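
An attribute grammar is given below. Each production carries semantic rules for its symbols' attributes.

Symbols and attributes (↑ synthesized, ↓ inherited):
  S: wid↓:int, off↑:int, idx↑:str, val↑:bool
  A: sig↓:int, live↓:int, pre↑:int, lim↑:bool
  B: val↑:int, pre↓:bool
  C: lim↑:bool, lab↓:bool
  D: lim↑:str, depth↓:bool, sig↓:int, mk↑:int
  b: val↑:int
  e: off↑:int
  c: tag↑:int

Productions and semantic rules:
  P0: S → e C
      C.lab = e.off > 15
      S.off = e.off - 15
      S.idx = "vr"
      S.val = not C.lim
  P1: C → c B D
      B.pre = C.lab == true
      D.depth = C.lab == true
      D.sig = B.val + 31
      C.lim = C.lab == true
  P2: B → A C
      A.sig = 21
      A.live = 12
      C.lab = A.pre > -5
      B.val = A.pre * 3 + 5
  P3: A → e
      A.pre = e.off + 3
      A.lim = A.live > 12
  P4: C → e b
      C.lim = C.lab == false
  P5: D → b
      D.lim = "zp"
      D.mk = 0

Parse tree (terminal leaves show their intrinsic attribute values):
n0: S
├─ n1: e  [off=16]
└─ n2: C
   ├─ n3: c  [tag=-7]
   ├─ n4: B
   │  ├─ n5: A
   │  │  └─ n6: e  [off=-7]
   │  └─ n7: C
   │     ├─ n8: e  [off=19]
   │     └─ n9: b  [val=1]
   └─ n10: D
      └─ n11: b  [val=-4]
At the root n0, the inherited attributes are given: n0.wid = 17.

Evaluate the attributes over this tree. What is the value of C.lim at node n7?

false

1. n0.wid = 17  [given at root]
2. n1.off = 16  [terminal]
3. n2.lab = true  [e.off > 15]
4. n3.tag = -7  [terminal]
5. n4.pre = true  [C.lab == true]
6. n5.sig = 21  [21]
7. n5.live = 12  [12]
8. n6.off = -7  [terminal]
9. n5.pre = -4  [e.off + 3]
10. n5.lim = false  [A.live > 12]
11. n7.lab = true  [A.pre > -5]
12. n8.off = 19  [terminal]
13. n9.val = 1  [terminal]
14. n7.lim = false  [C.lab == false]
15. n4.val = -7  [A.pre * 3 + 5]
16. n10.depth = true  [C.lab == true]
17. n10.sig = 24  [B.val + 31]
18. n11.val = -4  [terminal]
19. n10.lim = "zp"  ["zp"]
20. n10.mk = 0  [0]
21. n2.lim = true  [C.lab == true]
22. n0.off = 1  [e.off - 15]
23. n0.idx = "vr"  ["vr"]
24. n0.val = false  [not C.lim]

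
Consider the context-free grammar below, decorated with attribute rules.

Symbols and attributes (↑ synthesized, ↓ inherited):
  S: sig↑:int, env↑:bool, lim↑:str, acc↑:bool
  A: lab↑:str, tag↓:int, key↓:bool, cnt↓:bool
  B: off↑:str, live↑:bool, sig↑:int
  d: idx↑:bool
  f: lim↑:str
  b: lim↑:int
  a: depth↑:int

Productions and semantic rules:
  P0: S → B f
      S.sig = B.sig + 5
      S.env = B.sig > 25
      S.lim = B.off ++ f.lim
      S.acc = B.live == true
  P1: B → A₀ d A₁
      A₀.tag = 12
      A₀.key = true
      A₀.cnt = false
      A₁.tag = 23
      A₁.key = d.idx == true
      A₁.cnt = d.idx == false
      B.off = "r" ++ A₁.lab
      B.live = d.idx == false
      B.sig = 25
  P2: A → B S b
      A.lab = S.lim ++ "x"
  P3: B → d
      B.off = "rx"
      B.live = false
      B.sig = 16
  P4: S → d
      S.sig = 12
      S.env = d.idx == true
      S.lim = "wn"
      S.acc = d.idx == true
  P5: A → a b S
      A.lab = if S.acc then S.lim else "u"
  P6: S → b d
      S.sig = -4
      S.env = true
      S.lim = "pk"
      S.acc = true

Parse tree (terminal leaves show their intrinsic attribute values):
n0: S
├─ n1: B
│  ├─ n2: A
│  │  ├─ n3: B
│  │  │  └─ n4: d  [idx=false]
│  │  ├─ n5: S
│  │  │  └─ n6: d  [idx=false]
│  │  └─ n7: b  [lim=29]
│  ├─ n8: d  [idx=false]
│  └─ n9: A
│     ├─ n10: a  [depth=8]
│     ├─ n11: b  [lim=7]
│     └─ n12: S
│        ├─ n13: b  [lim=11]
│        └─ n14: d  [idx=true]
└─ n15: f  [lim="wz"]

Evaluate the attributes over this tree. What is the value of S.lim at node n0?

"rpkwz"

1. n2.tag = 12  [12]
2. n2.key = true  [true]
3. n2.cnt = false  [false]
4. n4.idx = false  [terminal]
5. n3.off = "rx"  ["rx"]
6. n3.live = false  [false]
7. n3.sig = 16  [16]
8. n6.idx = false  [terminal]
9. n5.sig = 12  [12]
10. n5.env = false  [d.idx == true]
11. n5.lim = "wn"  ["wn"]
12. n5.acc = false  [d.idx == true]
13. n7.lim = 29  [terminal]
14. n2.lab = "wnx"  [S.lim ++ "x"]
15. n8.idx = false  [terminal]
16. n9.tag = 23  [23]
17. n9.key = false  [d.idx == true]
18. n9.cnt = true  [d.idx == false]
19. n10.depth = 8  [terminal]
20. n11.lim = 7  [terminal]
21. n13.lim = 11  [terminal]
22. n14.idx = true  [terminal]
23. n12.sig = -4  [-4]
24. n12.env = true  [true]
25. n12.lim = "pk"  ["pk"]
26. n12.acc = true  [true]
27. n9.lab = "pk"  [if S.acc then S.lim else "u"]
28. n1.off = "rpk"  ["r" ++ A₁.lab]
29. n1.live = true  [d.idx == false]
30. n1.sig = 25  [25]
31. n15.lim = "wz"  [terminal]
32. n0.sig = 30  [B.sig + 5]
33. n0.env = false  [B.sig > 25]
34. n0.lim = "rpkwz"  [B.off ++ f.lim]
35. n0.acc = true  [B.live == true]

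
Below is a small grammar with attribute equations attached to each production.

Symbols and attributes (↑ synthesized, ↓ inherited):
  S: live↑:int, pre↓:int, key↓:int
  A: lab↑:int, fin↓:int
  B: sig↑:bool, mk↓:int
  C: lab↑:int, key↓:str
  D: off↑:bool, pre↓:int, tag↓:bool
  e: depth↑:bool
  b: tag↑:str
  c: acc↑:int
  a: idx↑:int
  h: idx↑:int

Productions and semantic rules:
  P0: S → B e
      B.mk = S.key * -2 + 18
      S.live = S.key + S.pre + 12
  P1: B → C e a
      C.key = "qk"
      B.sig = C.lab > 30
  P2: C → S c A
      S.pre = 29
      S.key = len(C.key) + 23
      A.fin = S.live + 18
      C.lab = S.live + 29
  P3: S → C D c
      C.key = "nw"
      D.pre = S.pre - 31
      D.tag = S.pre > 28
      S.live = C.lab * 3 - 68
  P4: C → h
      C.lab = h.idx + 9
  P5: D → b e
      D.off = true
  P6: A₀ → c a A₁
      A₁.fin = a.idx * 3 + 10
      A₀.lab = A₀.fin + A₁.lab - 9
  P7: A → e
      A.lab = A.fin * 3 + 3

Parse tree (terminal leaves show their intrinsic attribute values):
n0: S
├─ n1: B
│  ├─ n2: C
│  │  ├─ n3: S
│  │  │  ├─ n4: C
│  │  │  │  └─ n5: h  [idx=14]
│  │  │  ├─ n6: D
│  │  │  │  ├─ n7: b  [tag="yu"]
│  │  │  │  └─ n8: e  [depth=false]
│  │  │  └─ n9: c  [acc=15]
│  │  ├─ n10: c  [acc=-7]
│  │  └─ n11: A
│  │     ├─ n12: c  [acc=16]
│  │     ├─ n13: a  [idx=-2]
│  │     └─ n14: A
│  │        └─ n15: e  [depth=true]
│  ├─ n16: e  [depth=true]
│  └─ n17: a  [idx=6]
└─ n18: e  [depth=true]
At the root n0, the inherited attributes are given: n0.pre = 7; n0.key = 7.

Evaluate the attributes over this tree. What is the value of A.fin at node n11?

1. n0.pre = 7  [given at root]
2. n0.key = 7  [given at root]
3. n1.mk = 4  [S.key * -2 + 18]
4. n2.key = "qk"  ["qk"]
5. n3.pre = 29  [29]
6. n3.key = 25  [len(C.key) + 23]
7. n4.key = "nw"  ["nw"]
8. n5.idx = 14  [terminal]
9. n4.lab = 23  [h.idx + 9]
10. n6.pre = -2  [S.pre - 31]
11. n6.tag = true  [S.pre > 28]
12. n7.tag = "yu"  [terminal]
13. n8.depth = false  [terminal]
14. n6.off = true  [true]
15. n9.acc = 15  [terminal]
16. n3.live = 1  [C.lab * 3 - 68]
17. n10.acc = -7  [terminal]
18. n11.fin = 19  [S.live + 18]
19. n12.acc = 16  [terminal]
20. n13.idx = -2  [terminal]
21. n14.fin = 4  [a.idx * 3 + 10]
22. n15.depth = true  [terminal]
23. n14.lab = 15  [A.fin * 3 + 3]
24. n11.lab = 25  [A₀.fin + A₁.lab - 9]
25. n2.lab = 30  [S.live + 29]
26. n16.depth = true  [terminal]
27. n17.idx = 6  [terminal]
28. n1.sig = false  [C.lab > 30]
29. n18.depth = true  [terminal]
30. n0.live = 26  [S.key + S.pre + 12]

19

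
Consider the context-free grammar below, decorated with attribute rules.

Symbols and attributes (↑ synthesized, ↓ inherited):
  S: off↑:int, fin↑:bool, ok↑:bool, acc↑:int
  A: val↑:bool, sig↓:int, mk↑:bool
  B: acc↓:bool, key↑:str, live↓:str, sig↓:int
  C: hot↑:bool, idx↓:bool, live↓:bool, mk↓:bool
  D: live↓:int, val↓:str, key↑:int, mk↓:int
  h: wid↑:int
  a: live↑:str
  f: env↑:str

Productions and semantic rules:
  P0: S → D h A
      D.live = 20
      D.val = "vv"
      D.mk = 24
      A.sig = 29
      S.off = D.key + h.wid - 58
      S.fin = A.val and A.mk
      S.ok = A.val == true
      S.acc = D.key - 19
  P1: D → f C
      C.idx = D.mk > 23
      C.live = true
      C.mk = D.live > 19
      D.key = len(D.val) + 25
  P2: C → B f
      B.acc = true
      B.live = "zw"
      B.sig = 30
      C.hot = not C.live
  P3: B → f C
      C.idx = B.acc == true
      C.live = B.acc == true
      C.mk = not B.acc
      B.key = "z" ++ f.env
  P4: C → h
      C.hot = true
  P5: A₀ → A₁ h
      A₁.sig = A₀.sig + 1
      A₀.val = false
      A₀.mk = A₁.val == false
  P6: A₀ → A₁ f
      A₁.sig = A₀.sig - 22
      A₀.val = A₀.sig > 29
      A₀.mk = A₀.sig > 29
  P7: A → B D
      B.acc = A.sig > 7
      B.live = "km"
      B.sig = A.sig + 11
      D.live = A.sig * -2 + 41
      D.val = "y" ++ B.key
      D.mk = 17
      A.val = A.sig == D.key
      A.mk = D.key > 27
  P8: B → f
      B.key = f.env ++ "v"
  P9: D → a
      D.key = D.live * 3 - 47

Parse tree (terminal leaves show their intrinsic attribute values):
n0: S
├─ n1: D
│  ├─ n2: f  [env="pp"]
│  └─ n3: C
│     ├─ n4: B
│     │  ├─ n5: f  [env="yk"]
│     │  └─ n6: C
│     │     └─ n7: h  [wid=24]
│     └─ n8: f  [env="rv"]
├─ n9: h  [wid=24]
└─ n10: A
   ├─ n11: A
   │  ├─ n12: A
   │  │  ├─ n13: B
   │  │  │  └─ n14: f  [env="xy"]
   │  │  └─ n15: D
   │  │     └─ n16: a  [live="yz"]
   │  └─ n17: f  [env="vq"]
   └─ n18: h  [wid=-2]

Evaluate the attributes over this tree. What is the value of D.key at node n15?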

● What you are asked to do
An exact copy of the lines above between the line holding "C.lab = S.live + 29" and the line holding "At the root n0, the inherited attributes are given: n0.pre", inclusive, is the whole answer.

● Response area
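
      C.lab = S.live + 29
  P3: S → C D c
      C.key = "nw"
      D.pre = S.pre - 31
      D.tag = S.pre > 28
      S.live = C.lab * 3 - 68
  P4: C → h
      C.lab = h.idx + 9
  P5: D → b e
      D.off = true
  P6: A₀ → c a A₁
      A₁.fin = a.idx * 3 + 10
      A₀.lab = A₀.fin + A₁.lab - 9
  P7: A → e
      A.lab = A.fin * 3 + 3

Parse tree (terminal leaves show their intrinsic attribute values):
n0: S
├─ n1: B
│  ├─ n2: C
│  │  ├─ n3: S
│  │  │  ├─ n4: C
│  │  │  │  └─ n5: h  [idx=14]
│  │  │  ├─ n6: D
│  │  │  │  ├─ n7: b  [tag="yu"]
│  │  │  │  └─ n8: e  [depth=false]
│  │  │  └─ n9: c  [acc=15]
│  │  ├─ n10: c  [acc=-7]
│  │  └─ n11: A
│  │     ├─ n12: c  [acc=16]
│  │     ├─ n13: a  [idx=-2]
│  │     └─ n14: A
│  │        └─ n15: e  [depth=true]
│  ├─ n16: e  [depth=true]
│  └─ n17: a  [idx=6]
└─ n18: e  [depth=true]
At the root n0, the inherited attributes are given: n0.pre = 7; n0.key = 7.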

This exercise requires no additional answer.